==== DATA

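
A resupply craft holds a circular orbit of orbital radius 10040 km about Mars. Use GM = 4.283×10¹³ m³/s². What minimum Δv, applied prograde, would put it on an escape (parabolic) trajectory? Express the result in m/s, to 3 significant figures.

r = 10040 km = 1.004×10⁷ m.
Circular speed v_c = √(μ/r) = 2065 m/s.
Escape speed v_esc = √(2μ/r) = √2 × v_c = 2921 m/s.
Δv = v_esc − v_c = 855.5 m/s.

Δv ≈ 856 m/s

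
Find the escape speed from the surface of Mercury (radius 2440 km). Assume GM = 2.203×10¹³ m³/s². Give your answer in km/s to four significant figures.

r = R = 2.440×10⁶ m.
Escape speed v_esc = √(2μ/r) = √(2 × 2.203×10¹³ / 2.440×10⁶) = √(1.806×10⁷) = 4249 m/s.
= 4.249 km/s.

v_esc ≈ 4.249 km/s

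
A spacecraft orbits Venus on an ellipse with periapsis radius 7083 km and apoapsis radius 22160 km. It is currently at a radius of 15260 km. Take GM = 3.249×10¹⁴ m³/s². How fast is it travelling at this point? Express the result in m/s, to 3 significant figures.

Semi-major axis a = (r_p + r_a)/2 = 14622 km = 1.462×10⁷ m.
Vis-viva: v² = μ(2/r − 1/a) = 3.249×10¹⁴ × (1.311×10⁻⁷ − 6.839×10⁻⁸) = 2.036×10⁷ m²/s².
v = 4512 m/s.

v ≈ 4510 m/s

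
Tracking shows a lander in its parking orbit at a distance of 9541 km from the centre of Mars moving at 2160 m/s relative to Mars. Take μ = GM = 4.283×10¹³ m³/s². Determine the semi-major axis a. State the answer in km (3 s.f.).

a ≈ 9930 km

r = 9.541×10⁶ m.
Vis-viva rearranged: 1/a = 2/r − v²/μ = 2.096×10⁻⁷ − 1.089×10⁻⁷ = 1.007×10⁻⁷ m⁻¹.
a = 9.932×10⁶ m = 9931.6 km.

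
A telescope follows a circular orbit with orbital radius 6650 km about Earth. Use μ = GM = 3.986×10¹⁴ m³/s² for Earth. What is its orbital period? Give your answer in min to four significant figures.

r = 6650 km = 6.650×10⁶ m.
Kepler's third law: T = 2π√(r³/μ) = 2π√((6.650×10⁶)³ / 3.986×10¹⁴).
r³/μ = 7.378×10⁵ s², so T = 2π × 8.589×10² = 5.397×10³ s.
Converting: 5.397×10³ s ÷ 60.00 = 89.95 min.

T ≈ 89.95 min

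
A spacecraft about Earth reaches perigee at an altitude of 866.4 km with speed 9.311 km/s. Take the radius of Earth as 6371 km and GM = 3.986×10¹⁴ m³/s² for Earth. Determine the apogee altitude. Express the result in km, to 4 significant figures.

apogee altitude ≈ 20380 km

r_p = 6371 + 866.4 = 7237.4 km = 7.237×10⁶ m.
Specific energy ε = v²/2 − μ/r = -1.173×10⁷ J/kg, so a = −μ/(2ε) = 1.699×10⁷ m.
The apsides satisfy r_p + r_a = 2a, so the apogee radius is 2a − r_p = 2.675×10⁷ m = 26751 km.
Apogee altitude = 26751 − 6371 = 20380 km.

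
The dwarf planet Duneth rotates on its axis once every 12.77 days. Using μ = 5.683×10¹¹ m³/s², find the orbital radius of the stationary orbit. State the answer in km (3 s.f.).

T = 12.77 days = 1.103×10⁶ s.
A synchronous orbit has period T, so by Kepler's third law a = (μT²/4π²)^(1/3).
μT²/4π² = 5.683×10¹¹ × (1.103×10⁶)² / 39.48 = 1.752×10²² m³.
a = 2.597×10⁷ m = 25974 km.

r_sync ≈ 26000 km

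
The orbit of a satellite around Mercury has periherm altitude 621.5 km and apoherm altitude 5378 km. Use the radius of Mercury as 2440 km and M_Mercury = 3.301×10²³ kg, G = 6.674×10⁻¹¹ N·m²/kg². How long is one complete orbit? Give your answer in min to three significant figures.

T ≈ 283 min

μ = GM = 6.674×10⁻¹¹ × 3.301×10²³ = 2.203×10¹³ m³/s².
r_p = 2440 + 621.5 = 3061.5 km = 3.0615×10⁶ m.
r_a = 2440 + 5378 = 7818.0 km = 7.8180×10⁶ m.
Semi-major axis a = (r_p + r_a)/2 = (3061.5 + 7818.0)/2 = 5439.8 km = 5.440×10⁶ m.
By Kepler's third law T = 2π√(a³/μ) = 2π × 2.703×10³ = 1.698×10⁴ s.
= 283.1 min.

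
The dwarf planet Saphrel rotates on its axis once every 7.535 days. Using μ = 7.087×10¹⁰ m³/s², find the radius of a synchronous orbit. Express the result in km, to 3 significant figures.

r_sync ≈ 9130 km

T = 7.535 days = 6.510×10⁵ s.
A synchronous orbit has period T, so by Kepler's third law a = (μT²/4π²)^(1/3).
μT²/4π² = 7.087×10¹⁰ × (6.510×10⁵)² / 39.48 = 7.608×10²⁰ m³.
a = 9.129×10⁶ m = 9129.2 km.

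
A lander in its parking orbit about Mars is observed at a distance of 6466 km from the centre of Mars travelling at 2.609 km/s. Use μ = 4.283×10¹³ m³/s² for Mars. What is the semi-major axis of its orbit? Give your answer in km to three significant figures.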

========
==== DATA

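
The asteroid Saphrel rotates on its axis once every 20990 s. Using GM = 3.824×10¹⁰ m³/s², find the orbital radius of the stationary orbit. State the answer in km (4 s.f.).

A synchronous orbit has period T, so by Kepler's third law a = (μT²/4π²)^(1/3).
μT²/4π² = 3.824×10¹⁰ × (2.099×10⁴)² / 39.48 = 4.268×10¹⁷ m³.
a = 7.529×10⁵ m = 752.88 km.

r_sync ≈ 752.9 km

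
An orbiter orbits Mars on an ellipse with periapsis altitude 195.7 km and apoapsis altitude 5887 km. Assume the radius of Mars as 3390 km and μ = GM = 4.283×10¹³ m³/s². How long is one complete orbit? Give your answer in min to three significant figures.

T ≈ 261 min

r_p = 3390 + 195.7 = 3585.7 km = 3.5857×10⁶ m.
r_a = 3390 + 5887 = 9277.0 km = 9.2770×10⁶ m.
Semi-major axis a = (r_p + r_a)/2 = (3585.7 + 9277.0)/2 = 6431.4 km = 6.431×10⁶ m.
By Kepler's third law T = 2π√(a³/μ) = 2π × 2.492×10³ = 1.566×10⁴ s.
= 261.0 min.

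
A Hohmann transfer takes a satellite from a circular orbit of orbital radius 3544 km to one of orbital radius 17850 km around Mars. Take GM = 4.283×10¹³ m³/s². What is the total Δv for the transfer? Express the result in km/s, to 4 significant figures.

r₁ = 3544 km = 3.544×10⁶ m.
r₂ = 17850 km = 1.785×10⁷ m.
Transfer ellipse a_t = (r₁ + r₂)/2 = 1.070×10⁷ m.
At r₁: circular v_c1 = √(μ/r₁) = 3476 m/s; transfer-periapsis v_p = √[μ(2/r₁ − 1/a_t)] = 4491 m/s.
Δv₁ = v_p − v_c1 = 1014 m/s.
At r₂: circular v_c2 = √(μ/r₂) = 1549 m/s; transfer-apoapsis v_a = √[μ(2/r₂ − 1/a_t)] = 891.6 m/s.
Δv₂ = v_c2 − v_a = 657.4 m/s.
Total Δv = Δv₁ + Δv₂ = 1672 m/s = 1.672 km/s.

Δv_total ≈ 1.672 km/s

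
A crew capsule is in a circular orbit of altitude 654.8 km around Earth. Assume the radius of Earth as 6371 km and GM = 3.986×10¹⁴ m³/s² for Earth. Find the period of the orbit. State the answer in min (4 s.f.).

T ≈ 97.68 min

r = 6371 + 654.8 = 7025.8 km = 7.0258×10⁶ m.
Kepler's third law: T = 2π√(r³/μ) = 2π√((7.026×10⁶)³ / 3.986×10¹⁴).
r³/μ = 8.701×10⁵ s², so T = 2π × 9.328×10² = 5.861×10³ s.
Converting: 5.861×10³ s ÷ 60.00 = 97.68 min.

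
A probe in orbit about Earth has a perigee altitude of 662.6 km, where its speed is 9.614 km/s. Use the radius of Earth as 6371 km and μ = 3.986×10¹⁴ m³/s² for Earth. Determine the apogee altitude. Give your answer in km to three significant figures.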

========
==== DATA

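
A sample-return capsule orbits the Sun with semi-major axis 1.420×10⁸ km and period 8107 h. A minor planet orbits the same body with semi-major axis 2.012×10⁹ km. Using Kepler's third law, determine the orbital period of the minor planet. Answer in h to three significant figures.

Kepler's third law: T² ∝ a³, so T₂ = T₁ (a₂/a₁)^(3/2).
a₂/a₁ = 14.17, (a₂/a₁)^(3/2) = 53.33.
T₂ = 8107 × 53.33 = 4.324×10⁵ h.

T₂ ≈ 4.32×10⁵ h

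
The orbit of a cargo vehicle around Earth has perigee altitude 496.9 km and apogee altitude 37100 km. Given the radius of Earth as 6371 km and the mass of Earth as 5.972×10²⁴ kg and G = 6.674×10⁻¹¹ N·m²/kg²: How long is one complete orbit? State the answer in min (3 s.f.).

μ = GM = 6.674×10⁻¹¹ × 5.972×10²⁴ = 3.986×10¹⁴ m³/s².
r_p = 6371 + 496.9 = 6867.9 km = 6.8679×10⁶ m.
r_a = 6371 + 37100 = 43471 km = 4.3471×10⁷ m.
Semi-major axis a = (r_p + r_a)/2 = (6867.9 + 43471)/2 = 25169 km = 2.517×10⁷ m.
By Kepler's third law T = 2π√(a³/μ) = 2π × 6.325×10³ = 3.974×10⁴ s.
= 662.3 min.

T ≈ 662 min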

========

## WORK TASK
Output the lines of the records above exactly as they appear, from the line containing "The dwarf planet Saphrel" through the line containing "A lander in its parking orbit about".

## PROBLEM SOLUTION
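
The dwarf planet Saphrel rotates on its axis once every 7.535 days. Using μ = 7.087×10¹⁰ m³/s², find the radius of a synchronous orbit. Express the result in km, to 3 significant figures.

r_sync ≈ 9130 km

T = 7.535 days = 6.510×10⁵ s.
A synchronous orbit has period T, so by Kepler's third law a = (μT²/4π²)^(1/3).
μT²/4π² = 7.087×10¹⁰ × (6.510×10⁵)² / 39.48 = 7.608×10²⁰ m³.
a = 9.129×10⁶ m = 9129.2 km.

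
A lander in its parking orbit about Mars is observed at a distance of 6466 km from the centre of Mars travelling at 2.609 km/s. Use μ = 4.283×10¹³ m³/s² for Mars. What is the semi-major axis of its orbit? Give your answer in km to three significant figures.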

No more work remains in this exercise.